Stored data entries:
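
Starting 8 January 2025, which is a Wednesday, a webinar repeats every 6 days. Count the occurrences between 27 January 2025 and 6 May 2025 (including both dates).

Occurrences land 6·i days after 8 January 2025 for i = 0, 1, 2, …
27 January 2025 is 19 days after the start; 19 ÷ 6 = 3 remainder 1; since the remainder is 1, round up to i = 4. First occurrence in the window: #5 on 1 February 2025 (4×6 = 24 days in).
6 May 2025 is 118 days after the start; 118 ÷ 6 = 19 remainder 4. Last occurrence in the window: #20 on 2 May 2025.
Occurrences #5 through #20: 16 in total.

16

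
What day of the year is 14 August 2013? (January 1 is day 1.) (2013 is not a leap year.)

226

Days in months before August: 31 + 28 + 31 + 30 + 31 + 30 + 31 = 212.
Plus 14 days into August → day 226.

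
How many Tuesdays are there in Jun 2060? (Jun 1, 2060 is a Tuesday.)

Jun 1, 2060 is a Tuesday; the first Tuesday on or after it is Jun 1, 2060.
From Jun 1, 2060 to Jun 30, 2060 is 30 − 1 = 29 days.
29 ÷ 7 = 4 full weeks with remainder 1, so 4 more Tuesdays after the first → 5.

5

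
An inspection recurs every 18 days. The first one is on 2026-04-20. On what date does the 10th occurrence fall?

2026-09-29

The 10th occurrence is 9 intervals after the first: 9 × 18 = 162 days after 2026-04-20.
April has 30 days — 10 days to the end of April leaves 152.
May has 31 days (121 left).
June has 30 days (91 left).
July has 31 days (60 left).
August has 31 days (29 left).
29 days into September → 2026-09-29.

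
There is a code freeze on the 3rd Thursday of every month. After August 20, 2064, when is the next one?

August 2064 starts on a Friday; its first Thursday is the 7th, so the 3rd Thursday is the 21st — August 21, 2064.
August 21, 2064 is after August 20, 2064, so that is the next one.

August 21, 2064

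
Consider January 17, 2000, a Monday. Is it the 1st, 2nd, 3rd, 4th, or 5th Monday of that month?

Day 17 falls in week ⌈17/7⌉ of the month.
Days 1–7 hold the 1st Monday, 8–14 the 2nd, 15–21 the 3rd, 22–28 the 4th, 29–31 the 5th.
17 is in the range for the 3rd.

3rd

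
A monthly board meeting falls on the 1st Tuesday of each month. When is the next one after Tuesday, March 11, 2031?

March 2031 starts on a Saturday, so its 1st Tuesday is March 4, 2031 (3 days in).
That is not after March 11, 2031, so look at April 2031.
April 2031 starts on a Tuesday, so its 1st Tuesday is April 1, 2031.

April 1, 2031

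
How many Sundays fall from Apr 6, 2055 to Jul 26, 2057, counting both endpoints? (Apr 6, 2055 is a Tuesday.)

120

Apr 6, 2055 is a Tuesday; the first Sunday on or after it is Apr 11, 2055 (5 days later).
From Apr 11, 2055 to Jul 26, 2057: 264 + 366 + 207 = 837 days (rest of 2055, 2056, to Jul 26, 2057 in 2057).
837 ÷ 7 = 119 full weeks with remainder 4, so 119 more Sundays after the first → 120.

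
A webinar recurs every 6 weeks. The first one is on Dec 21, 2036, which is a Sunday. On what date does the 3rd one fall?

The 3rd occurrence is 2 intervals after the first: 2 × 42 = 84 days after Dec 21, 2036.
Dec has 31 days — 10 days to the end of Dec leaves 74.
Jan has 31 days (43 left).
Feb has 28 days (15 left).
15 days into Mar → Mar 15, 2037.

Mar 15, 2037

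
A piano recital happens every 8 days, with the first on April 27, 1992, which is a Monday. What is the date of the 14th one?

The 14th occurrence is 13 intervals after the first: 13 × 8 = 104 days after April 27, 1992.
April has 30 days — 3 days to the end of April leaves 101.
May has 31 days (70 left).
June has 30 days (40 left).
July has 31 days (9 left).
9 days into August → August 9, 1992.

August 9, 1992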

• [HOW TO COMPLETE THIS TASK]: Working down from the line that contains "Consider January 17, 2000, a", retype each line exactly through the last line of the data, and give nothing else.

• [SOLUTION TO THIS PROBLEM]:
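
Consider January 17, 2000, a Monday. Is it the 1st, 2nd, 3rd, 4th, or 5th Monday of that month?

Day 17 falls in week ⌈17/7⌉ of the month.
Days 1–7 hold the 1st Monday, 8–14 the 2nd, 15–21 the 3rd, 22–28 the 4th, 29–31 the 5th.
17 is in the range for the 3rd.

3rd

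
A monthly board meeting falls on the 1st Tuesday of each month. When is the next one after Tuesday, March 11, 2031?

March 2031 starts on a Saturday, so its 1st Tuesday is March 4, 2031 (3 days in).
That is not after March 11, 2031, so look at April 2031.
April 2031 starts on a Tuesday, so its 1st Tuesday is April 1, 2031.

April 1, 2031

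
How many Sundays fall from Apr 6, 2055 to Jul 26, 2057, counting both endpoints? (Apr 6, 2055 is a Tuesday.)

120

Apr 6, 2055 is a Tuesday; the first Sunday on or after it is Apr 11, 2055 (5 days later).
From Apr 11, 2055 to Jul 26, 2057: 264 + 366 + 207 = 837 days (rest of 2055, 2056, to Jul 26, 2057 in 2057).
837 ÷ 7 = 119 full weeks with remainder 4, so 119 more Sundays after the first → 120.

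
A webinar recurs every 6 weeks. The first one is on Dec 21, 2036, which is a Sunday. On what date does the 3rd one fall?

The 3rd occurrence is 2 intervals after the first: 2 × 42 = 84 days after Dec 21, 2036.
Dec has 31 days — 10 days to the end of Dec leaves 74.
Jan has 31 days (43 left).
Feb has 28 days (15 left).
15 days into Mar → Mar 15, 2037.

Mar 15, 2037

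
A piano recital happens every 8 days, with the first on April 27, 1992, which is a Monday. What is the date of the 14th one?

The 14th occurrence is 13 intervals after the first: 13 × 8 = 104 days after April 27, 1992.
April has 30 days — 3 days to the end of April leaves 101.
May has 31 days (70 left).
June has 30 days (40 left).
July has 31 days (9 left).
9 days into August → August 9, 1992.

August 9, 1992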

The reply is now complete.